For the listing below, output exactly the lines from the line with "(i) Non-bank investors" up to and including the line with "(iv) Households convert", and no other lines.

****

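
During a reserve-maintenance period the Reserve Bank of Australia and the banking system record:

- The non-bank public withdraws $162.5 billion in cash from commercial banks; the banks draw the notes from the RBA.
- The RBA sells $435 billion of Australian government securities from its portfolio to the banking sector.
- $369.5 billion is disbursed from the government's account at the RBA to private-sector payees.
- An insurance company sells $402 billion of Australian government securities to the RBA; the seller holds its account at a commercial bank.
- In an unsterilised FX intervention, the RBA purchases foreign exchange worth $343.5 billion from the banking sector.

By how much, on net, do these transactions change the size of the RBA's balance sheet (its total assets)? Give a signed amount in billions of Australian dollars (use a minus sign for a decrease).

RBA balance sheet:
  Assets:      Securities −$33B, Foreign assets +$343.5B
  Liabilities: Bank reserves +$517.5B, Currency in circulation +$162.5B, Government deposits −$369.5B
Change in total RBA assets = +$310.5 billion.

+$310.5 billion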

****

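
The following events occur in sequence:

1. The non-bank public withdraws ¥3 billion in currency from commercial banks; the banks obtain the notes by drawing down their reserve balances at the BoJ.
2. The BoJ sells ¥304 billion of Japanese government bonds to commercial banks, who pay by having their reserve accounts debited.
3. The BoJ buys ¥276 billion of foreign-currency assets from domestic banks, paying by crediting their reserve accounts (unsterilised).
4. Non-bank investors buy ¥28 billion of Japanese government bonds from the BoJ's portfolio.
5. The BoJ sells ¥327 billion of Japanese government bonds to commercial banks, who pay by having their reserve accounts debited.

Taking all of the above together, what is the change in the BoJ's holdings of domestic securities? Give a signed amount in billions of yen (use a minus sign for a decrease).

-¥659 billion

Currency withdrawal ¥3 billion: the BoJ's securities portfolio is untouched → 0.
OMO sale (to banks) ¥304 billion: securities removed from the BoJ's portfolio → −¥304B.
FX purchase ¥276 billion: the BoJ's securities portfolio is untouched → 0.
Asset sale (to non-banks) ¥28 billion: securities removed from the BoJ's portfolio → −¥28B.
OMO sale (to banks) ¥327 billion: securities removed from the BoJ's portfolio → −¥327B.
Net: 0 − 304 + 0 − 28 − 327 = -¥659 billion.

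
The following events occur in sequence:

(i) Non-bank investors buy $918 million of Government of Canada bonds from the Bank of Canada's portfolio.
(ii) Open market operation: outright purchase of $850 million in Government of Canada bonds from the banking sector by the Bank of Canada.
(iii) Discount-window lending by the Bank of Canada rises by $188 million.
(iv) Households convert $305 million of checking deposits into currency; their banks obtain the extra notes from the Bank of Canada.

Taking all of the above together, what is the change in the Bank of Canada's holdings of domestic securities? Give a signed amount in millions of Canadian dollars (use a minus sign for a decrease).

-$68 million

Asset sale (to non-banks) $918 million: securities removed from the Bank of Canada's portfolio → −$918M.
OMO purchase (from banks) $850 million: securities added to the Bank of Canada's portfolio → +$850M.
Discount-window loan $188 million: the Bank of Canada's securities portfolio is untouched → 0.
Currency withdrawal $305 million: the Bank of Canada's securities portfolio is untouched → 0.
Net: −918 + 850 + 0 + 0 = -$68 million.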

****

= Written solution =
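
(i) Non-bank investors buy $918 million of Government of Canada bonds from the Bank of Canada's portfolio.
(ii) Open market operation: outright purchase of $850 million in Government of Canada bonds from the banking sector by the Bank of Canada.
(iii) Discount-window lending by the Bank of Canada rises by $188 million.
(iv) Households convert $305 million of checking deposits into currency; their banks obtain the extra notes from the Bank of Canada.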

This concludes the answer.